◆ RECORD SET:

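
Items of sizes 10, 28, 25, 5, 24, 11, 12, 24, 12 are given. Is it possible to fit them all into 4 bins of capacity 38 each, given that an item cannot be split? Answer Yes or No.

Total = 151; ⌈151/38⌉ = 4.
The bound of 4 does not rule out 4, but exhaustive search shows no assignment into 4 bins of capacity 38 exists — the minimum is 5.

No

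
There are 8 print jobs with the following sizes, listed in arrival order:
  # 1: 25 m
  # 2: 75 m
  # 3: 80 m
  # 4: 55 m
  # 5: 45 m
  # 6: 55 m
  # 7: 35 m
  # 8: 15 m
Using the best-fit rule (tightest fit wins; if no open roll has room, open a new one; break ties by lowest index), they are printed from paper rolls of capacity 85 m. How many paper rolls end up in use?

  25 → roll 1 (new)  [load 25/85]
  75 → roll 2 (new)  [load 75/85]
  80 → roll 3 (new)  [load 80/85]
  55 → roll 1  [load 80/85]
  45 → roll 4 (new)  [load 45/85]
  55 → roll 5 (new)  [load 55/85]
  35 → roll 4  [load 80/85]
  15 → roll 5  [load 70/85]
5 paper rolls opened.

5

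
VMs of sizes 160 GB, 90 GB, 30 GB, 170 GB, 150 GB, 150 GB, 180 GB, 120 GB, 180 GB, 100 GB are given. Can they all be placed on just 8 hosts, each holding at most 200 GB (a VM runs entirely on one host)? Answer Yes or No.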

◆ TASK TO COMPLETE:
All of the entries above should be output exactly as they are.

◆ EXERCISE OUTPUT:
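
Items of sizes 10, 28, 25, 5, 24, 11, 12, 24, 12 are given. Is it possible to fit them all into 4 bins of capacity 38 each, given that an item cannot be split? Answer Yes or No.

Total = 151; ⌈151/38⌉ = 4.
The bound of 4 does not rule out 4, but exhaustive search shows no assignment into 4 bins of capacity 38 exists — the minimum is 5.

No

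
There are 8 print jobs with the following sizes, listed in arrival order:
  # 1: 25 m
  # 2: 75 m
  # 3: 80 m
  # 4: 55 m
  # 5: 45 m
  # 6: 55 m
  # 7: 35 m
  # 8: 15 m
Using the best-fit rule (tightest fit wins; if no open roll has room, open a new one; break ties by lowest index), they are printed from paper rolls of capacity 85 m. How many paper rolls end up in use?

  25 → roll 1 (new)  [load 25/85]
  75 → roll 2 (new)  [load 75/85]
  80 → roll 3 (new)  [load 80/85]
  55 → roll 1  [load 80/85]
  45 → roll 4 (new)  [load 45/85]
  55 → roll 5 (new)  [load 55/85]
  35 → roll 4  [load 80/85]
  15 → roll 5  [load 70/85]
5 paper rolls opened.

5

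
VMs of sizes 160 GB, 90 GB, 30 GB, 170 GB, 150 GB, 150 GB, 180 GB, 120 GB, 180 GB, 100 GB are given. Can they all be placed on just 8 hosts, each holding at most 200 GB (a VM runs entirely on one host)? Answer Yes or No.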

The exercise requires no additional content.